### Material for this task
::::::

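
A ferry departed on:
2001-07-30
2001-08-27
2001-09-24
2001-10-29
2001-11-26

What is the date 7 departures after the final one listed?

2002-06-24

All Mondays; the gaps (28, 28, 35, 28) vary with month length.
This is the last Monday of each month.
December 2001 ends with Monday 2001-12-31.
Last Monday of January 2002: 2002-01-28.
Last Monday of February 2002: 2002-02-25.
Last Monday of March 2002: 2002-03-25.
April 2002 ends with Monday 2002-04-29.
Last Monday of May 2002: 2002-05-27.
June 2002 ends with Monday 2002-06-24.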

::::::

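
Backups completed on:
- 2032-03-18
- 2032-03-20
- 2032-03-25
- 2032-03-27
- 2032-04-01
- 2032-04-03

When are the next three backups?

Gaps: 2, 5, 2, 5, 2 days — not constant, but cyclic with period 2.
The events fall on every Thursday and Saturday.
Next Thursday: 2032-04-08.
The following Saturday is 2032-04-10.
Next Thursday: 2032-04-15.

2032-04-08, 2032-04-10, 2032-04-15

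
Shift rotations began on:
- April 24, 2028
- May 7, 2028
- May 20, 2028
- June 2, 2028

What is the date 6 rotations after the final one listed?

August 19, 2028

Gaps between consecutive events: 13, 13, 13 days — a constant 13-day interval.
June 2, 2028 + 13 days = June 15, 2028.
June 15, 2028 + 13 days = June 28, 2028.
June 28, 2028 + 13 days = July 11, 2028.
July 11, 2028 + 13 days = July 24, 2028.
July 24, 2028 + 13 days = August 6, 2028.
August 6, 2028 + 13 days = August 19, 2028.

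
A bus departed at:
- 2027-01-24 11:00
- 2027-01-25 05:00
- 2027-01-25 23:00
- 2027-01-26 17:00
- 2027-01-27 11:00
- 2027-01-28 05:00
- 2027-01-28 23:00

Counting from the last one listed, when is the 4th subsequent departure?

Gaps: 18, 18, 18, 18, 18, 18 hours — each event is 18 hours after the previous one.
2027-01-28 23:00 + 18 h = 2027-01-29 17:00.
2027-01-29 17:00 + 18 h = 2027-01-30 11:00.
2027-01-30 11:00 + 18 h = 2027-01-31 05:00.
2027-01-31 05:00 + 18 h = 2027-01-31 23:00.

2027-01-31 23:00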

::::::

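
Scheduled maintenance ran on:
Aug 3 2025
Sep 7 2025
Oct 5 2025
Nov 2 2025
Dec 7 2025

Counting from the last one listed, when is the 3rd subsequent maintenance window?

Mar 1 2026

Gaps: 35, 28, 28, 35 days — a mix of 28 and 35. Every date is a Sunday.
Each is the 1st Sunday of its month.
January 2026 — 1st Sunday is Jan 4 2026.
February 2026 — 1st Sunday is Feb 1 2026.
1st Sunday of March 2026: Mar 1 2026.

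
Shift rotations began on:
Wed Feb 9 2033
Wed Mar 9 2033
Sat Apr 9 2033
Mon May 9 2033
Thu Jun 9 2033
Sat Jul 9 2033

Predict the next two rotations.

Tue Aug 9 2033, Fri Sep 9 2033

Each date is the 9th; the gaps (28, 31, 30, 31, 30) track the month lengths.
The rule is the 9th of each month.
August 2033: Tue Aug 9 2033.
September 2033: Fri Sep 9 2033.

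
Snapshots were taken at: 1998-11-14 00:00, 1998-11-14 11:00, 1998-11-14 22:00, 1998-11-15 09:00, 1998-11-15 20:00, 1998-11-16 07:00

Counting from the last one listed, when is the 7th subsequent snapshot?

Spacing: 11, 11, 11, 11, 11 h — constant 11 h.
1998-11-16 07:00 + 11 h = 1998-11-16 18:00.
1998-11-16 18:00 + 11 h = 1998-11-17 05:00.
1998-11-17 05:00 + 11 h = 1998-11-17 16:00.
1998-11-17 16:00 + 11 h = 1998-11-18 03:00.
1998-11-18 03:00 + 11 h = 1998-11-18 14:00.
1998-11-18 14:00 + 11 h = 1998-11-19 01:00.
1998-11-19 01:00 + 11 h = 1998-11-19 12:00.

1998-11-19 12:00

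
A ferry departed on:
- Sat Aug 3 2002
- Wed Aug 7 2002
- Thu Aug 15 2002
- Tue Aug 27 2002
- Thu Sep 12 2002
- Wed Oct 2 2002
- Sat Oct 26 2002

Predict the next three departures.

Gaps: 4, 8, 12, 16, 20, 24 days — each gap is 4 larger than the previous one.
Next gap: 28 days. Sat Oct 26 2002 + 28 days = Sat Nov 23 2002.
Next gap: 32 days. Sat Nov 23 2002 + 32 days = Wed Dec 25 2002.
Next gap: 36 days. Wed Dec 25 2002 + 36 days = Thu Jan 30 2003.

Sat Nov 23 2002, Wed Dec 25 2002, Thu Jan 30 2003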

::::::

### Work order
An exact, complete copy of the lines above from the one with "Snapshots were taken" through the one with "- Sat Oct 26 2002" is the whole answer.

### Task output
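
Snapshots were taken at: 1998-11-14 00:00, 1998-11-14 11:00, 1998-11-14 22:00, 1998-11-15 09:00, 1998-11-15 20:00, 1998-11-16 07:00

Counting from the last one listed, when is the 7th subsequent snapshot?

Spacing: 11, 11, 11, 11, 11 h — constant 11 h.
1998-11-16 07:00 + 11 h = 1998-11-16 18:00.
1998-11-16 18:00 + 11 h = 1998-11-17 05:00.
1998-11-17 05:00 + 11 h = 1998-11-17 16:00.
1998-11-17 16:00 + 11 h = 1998-11-18 03:00.
1998-11-18 03:00 + 11 h = 1998-11-18 14:00.
1998-11-18 14:00 + 11 h = 1998-11-19 01:00.
1998-11-19 01:00 + 11 h = 1998-11-19 12:00.

1998-11-19 12:00

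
A ferry departed on:
- Sat Aug 3 2002
- Wed Aug 7 2002
- Thu Aug 15 2002
- Tue Aug 27 2002
- Thu Sep 12 2002
- Wed Oct 2 2002
- Sat Oct 26 2002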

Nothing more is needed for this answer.